_EXERCISE INPUT_.
____

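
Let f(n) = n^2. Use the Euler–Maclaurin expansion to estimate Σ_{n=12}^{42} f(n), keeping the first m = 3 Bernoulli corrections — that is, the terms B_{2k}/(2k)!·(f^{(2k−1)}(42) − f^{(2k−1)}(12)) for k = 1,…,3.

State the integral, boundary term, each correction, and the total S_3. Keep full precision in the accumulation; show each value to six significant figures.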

____

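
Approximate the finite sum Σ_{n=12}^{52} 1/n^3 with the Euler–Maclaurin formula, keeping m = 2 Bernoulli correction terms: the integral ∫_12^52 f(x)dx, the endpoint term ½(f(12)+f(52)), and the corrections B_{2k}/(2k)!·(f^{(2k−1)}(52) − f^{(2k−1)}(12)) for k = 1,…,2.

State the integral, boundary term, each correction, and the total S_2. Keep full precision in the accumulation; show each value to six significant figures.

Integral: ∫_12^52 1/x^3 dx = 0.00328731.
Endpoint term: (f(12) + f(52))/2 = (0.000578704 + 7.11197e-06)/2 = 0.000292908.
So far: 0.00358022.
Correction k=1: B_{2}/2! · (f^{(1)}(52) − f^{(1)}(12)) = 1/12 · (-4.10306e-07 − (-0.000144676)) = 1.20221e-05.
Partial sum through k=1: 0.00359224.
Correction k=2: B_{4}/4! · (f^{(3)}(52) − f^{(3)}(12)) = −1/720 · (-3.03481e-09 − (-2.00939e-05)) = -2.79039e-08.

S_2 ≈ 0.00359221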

____

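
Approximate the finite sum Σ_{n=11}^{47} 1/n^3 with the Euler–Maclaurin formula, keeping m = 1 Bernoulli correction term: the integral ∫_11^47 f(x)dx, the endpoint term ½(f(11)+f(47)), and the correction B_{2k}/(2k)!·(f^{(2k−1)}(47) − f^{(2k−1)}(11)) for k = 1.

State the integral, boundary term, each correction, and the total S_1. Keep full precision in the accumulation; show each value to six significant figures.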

____

Among the entries above, which lines include "Euler"? List them all.

_OUTPUT OF THE TASK_.
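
Let f(n) = n^2. Use the Euler–Maclaurin expansion to estimate Σ_{n=12}^{42} f(n), keeping the first m = 3 Bernoulli corrections — that is, the terms B_{2k}/(2k)!·(f^{(2k−1)}(42) − f^{(2k−1)}(12)) for k = 1,…,3.
Approximate the finite sum Σ_{n=12}^{52} 1/n^3 with the Euler–Maclaurin formula, keeping m = 2 Bernoulli correction terms: the integral ∫_12^52 f(x)dx, the endpoint term ½(f(12)+f(52)), and the corrections B_{2k}/(2k)!·(f^{(2k−1)}(52) − f^{(2k−1)}(12)) for k = 1,…,2.
Approximate the finite sum Σ_{n=11}^{47} 1/n^3 with the Euler–Maclaurin formula, keeping m = 1 Bernoulli correction term: the integral ∫_11^47 f(x)dx, the endpoint term ½(f(11)+f(47)), and the correction B_{2k}/(2k)!·(f^{(2k−1)}(47) − f^{(2k−1)}(11)) for k = 1.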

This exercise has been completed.